## Provided data
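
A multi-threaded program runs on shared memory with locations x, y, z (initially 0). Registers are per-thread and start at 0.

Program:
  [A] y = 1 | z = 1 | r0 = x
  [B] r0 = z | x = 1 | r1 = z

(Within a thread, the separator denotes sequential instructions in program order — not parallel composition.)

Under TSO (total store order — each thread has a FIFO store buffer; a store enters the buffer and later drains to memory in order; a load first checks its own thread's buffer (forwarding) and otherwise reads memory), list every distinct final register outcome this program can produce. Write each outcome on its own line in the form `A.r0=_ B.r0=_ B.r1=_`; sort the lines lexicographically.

outcome vector order: (A.r0,B.r0,B.r1)
|TSO outcomes| = 6

A.r0=0 B.r0=0 B.r1=0
A.r0=0 B.r0=0 B.r1=1
A.r0=0 B.r0=1 B.r1=1
A.r0=1 B.r0=0 B.r1=0
A.r0=1 B.r0=0 B.r1=1
A.r0=1 B.r0=1 B.r1=1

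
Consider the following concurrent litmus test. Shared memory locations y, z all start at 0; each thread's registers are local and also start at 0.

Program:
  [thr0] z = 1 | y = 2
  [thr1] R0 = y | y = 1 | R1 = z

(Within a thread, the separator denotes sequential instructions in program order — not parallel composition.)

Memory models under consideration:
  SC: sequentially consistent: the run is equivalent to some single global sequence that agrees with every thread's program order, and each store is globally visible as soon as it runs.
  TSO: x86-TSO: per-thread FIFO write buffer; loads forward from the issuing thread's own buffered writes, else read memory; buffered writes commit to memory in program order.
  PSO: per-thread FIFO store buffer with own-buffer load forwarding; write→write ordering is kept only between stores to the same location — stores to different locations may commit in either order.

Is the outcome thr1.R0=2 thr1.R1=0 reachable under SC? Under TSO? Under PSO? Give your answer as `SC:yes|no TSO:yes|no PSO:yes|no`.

outcome vector order: (thr1.R0,thr1.R1)
SC (3): 00 01 21
TSO (3): 00 01 21
PSO (4): 00 01 20 21
target 20 ∈ {PSO}

SC:no TSO:no PSO:yes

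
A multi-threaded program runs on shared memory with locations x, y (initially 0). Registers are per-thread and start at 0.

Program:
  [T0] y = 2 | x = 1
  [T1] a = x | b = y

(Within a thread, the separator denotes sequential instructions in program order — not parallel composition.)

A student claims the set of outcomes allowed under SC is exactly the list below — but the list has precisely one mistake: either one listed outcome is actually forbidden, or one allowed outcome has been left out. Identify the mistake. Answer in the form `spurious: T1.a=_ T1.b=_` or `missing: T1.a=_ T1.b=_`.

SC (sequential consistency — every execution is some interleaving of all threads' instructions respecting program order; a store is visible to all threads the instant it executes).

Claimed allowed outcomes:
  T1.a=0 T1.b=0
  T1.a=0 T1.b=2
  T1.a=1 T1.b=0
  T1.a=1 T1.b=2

spurious: T1.a=1 T1.b=0

outcome vector order: (T1.a,T1.b)
SC (3): 0/0, 0/2, 1/2
claimed∖SC = {1/0}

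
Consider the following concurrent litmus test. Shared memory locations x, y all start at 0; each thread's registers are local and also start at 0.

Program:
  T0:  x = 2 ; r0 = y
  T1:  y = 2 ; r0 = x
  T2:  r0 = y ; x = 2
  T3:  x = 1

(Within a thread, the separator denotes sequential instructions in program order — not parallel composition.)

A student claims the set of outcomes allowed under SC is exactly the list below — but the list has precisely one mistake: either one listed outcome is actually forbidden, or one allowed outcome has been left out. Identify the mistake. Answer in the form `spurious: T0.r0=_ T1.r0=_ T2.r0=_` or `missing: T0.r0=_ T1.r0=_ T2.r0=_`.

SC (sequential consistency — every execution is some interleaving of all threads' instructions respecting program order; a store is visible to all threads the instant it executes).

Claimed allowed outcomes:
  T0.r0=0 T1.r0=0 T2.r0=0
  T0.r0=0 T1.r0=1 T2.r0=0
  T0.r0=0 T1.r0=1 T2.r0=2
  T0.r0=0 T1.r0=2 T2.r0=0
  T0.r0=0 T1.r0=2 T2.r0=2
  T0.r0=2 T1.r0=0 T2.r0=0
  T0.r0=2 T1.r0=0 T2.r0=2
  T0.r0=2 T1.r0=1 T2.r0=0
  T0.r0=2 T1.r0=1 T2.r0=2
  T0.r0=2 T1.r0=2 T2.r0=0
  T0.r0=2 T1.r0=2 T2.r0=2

outcome vector order: (T0.r0,T1.r0,T2.r0)
SC: 10 outcomes — {(0,1,0), (0,1,2), (0,2,0), (0,2,2), (2,0,0), (2,0,2), (2,1,0), (2,1,2), (2,2,0), (2,2,2)}
claimed∖SC = {(0,0,0)}

spurious: T0.r0=0 T1.r0=0 T2.r0=0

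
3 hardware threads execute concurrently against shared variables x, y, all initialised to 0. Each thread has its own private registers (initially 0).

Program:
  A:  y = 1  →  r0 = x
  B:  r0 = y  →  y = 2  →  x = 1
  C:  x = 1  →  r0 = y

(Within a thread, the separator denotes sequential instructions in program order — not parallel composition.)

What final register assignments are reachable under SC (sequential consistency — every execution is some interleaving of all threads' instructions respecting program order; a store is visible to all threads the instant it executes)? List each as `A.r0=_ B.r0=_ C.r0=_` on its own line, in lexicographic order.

outcome vector order: (A.r0,B.r0,C.r0)
|SC outcomes| = 10

A.r0=0 B.r0=0 C.r0=1
A.r0=0 B.r0=0 C.r0=2
A.r0=0 B.r0=1 C.r0=1
A.r0=0 B.r0=1 C.r0=2
A.r0=1 B.r0=0 C.r0=0
A.r0=1 B.r0=0 C.r0=1
A.r0=1 B.r0=0 C.r0=2
A.r0=1 B.r0=1 C.r0=0
A.r0=1 B.r0=1 C.r0=1
A.r0=1 B.r0=1 C.r0=2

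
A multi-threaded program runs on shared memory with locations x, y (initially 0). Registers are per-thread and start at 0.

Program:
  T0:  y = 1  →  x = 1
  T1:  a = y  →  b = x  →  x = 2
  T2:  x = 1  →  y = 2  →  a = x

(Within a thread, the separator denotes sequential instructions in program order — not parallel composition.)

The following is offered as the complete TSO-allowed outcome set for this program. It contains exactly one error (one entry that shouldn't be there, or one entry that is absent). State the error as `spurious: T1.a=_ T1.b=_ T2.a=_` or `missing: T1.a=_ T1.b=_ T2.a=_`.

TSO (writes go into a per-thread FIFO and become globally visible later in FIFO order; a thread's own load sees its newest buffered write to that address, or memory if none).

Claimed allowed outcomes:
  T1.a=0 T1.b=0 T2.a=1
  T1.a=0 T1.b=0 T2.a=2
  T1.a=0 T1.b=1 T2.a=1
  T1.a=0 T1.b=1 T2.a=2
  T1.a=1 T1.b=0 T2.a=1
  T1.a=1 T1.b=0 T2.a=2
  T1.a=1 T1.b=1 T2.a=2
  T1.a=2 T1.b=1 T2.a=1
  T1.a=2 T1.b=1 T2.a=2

outcome vector order: (T1.a,T1.b,T2.a)
[TSO] allowed = {0/0/1, 0/0/2, 0/1/1, 0/1/2, 1/0/1, 1/0/2, 1/1/1, 1/1/2, 2/1/1, 2/1/2}
TSO∖claimed = {1/1/1}

missing: T1.a=1 T1.b=1 T2.a=1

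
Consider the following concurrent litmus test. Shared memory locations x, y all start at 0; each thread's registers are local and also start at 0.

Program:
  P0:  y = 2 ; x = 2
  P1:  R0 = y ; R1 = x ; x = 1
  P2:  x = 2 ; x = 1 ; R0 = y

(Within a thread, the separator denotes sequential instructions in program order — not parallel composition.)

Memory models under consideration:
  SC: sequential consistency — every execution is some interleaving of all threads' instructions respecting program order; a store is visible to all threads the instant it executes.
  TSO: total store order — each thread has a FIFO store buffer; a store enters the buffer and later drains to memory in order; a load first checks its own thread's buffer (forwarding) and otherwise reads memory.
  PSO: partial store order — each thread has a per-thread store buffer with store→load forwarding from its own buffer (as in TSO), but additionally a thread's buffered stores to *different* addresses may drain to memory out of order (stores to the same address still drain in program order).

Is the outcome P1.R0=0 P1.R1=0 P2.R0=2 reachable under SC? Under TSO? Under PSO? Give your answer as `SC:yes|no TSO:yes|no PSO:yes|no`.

SC:yes TSO:yes PSO:yes

outcome vector order: (P1.R0,P1.R1,P2.R0)
under SC → 0/0/0, 0/0/2, 0/1/0, 0/1/2, 0/2/0, 0/2/2, 2/0/2, 2/1/0, 2/1/2, 2/2/0, 2/2/2
under TSO → 0/0/0, 0/0/2, 0/1/0, 0/1/2, 0/2/0, 0/2/2, 2/0/0, 2/0/2, 2/1/0, 2/1/2, 2/2/0, 2/2/2
under PSO → 0/0/0, 0/0/2, 0/1/0, 0/1/2, 0/2/0, 0/2/2, 2/0/0, 2/0/2, 2/1/0, 2/1/2, 2/2/0, 2/2/2
target 0/0/2 ∈ {SC,TSO,PSO}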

## Required work
Restate word for word only the lines above from the line containing "Is the outcome thr1.R0=2" to the line containing "[T0] y = 2 | x = 1", both of them included.

## Written answer
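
Is the outcome thr1.R0=2 thr1.R1=0 reachable under SC? Under TSO? Under PSO? Give your answer as `SC:yes|no TSO:yes|no PSO:yes|no`.

outcome vector order: (thr1.R0,thr1.R1)
SC (3): 00 01 21
TSO (3): 00 01 21
PSO (4): 00 01 20 21
target 20 ∈ {PSO}

SC:no TSO:no PSO:yes

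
A multi-threaded program runs on shared memory with locations x, y (initially 0). Registers are per-thread and start at 0.

Program:
  [T0] y = 2 | x = 1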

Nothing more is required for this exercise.